Problem: From the entries, copy out every line in which the word "Gather" is found.
─── Provided information ───
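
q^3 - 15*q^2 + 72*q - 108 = (q - 6)^2*(q - 3)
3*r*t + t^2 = t*(3*r + t)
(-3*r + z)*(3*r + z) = -9*r^2 + z^2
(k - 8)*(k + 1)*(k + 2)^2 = k^4 - 3*k^3 - 32*k^2 - 60*k - 32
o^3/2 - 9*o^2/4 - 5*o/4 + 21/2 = (o/2 + 1)*(o - 7/2)*(o - 3)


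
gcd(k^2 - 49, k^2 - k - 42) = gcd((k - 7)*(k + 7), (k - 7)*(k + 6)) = k - 7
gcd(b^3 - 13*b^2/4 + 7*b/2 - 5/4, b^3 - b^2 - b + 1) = b^2 - 2*b + 1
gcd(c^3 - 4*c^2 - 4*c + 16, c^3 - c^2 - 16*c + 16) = c - 4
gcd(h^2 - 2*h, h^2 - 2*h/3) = h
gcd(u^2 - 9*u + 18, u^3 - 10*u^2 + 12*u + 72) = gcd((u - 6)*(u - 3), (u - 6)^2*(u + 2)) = u - 6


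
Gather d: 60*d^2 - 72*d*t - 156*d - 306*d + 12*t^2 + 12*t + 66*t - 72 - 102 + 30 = 60*d^2 + d*(-72*t - 462) + 12*t^2 + 78*t - 144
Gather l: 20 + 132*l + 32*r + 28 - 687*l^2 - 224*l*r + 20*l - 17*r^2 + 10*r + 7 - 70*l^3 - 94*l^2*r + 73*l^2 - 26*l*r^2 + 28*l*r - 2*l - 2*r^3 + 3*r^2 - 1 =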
───
Solution to this problem:
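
Gather d: 60*d^2 - 72*d*t - 156*d - 306*d + 12*t^2 + 12*t + 66*t - 72 - 102 + 30 = 60*d^2 + d*(-72*t - 462) + 12*t^2 + 78*t - 144
Gather l: 20 + 132*l + 32*r + 28 - 687*l^2 - 224*l*r + 20*l - 17*r^2 + 10*r + 7 - 70*l^3 - 94*l^2*r + 73*l^2 - 26*l*r^2 + 28*l*r - 2*l - 2*r^3 + 3*r^2 - 1 =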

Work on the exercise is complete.